** Opening INFORMATION block **

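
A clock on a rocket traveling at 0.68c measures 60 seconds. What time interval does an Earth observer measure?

Proper time Δt₀ = 60 seconds
γ = 1/√(1 - 0.68²) = 1.3639
Δt = γΔt₀ = 1.3639 × 60 = 81.83 seconds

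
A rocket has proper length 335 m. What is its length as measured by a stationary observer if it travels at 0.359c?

Proper length L₀ = 335 m
γ = 1/√(1 - 0.359²) = 1.0714
L = L₀/γ = 335/1.0714 = 312.7 m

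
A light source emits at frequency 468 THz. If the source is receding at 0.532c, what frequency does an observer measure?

β = v/c = 0.532
(1-β)/(1+β) = 0.468/1.532 = 0.3055
Doppler factor = √(0.3055) = 0.5527
f_obs = 468 × 0.5527 = 258.7 THz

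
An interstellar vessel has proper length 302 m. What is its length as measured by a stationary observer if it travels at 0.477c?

Proper length L₀ = 302 m
γ = 1/√(1 - 0.477²) = 1.138
L = L₀/γ = 302/1.138 = 265.4 m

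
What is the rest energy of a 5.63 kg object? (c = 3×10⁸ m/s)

c² = (3×10⁸)² = 9.000×10¹⁶ m²/s²
E₀ = mc² = 5.63 × 9.000×10¹⁶ = 5.067×10¹⁷ J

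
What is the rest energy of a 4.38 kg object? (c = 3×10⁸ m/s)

c² = (3×10⁸)² = 9.000×10¹⁶ m²/s²
E₀ = mc² = 4.38 × 9.000×10¹⁶ = 3.942×10¹⁷ J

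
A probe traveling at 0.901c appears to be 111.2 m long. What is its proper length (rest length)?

Contracted length L = 111.2 m
γ = 1/√(1 - 0.901²) = 2.305
L₀ = γL = 2.305 × 111.2 = 256.3 m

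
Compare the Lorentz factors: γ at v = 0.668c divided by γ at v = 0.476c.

γ₁ = 1/√(1 - 0.668²) = 1.344
γ₂ = 1/√(1 - 0.476²) = 1.137
γ₁/γ₂ = 1.344/1.137 = 1.182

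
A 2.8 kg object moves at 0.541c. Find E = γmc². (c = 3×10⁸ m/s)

γ = 1/√(1 - 0.541²) = 1.189
mc² = 2.8 × (3×10⁸)² = 2.520×10¹⁷ J
E = γmc² = 1.189 × 2.520×10¹⁷ = 2.996×10¹⁷ J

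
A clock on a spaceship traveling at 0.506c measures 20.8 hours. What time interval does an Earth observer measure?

Proper time Δt₀ = 20.8 hours
γ = 1/√(1 - 0.506²) = 1.1594
Δt = γΔt₀ = 1.1594 × 20.8 = 24.12 hours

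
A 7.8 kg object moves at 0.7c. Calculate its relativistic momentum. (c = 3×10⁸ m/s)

γ = 1/√(1 - 0.7²) = 1.4003
v = 0.7 × 3×10⁸ = 2.100×10⁸ m/s
p = γmv = 1.4003 × 7.8 × 2.100×10⁸ = 2.294×10⁹ kg·m/s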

** Closing INFORMATION block **

**TASK TO CARRY OUT:**
Copy the data once more. Leave nothing out.

**TASK OUTPUT:**
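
A clock on a rocket traveling at 0.68c measures 60 seconds. What time interval does an Earth observer measure?

Proper time Δt₀ = 60 seconds
γ = 1/√(1 - 0.68²) = 1.3639
Δt = γΔt₀ = 1.3639 × 60 = 81.83 seconds

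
A rocket has proper length 335 m. What is its length as measured by a stationary observer if it travels at 0.359c?

Proper length L₀ = 335 m
γ = 1/√(1 - 0.359²) = 1.0714
L = L₀/γ = 335/1.0714 = 312.7 m

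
A light source emits at frequency 468 THz. If the source is receding at 0.532c, what frequency does an observer measure?

β = v/c = 0.532
(1-β)/(1+β) = 0.468/1.532 = 0.3055
Doppler factor = √(0.3055) = 0.5527
f_obs = 468 × 0.5527 = 258.7 THz

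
An interstellar vessel has proper length 302 m. What is its length as measured by a stationary observer if it travels at 0.477c?

Proper length L₀ = 302 m
γ = 1/√(1 - 0.477²) = 1.138
L = L₀/γ = 302/1.138 = 265.4 m

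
What is the rest energy of a 5.63 kg object? (c = 3×10⁸ m/s)

c² = (3×10⁸)² = 9.000×10¹⁶ m²/s²
E₀ = mc² = 5.63 × 9.000×10¹⁶ = 5.067×10¹⁷ J

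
What is the rest energy of a 4.38 kg object? (c = 3×10⁸ m/s)

c² = (3×10⁸)² = 9.000×10¹⁶ m²/s²
E₀ = mc² = 4.38 × 9.000×10¹⁶ = 3.942×10¹⁷ J

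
A probe traveling at 0.901c appears to be 111.2 m long. What is its proper length (rest length)?

Contracted length L = 111.2 m
γ = 1/√(1 - 0.901²) = 2.305
L₀ = γL = 2.305 × 111.2 = 256.3 m

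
Compare the Lorentz factors: γ at v = 0.668c divided by γ at v = 0.476c.

γ₁ = 1/√(1 - 0.668²) = 1.344
γ₂ = 1/√(1 - 0.476²) = 1.137
γ₁/γ₂ = 1.344/1.137 = 1.182

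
A 2.8 kg object moves at 0.541c. Find E = γmc². (c = 3×10⁸ m/s)

γ = 1/√(1 - 0.541²) = 1.189
mc² = 2.8 × (3×10⁸)² = 2.520×10¹⁷ J
E = γmc² = 1.189 × 2.520×10¹⁷ = 2.996×10¹⁷ J

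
A clock on a spaceship traveling at 0.506c measures 20.8 hours. What time interval does an Earth observer measure?

Proper time Δt₀ = 20.8 hours
γ = 1/√(1 - 0.506²) = 1.1594
Δt = γΔt₀ = 1.1594 × 20.8 = 24.12 hours

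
A 7.8 kg object moves at 0.7c. Calculate its relativistic momentum. (c = 3×10⁸ m/s)

γ = 1/√(1 - 0.7²) = 1.4003
v = 0.7 × 3×10⁸ = 2.100×10⁸ m/s
p = γmv = 1.4003 × 7.8 × 2.100×10⁸ = 2.294×10⁹ kg·m/s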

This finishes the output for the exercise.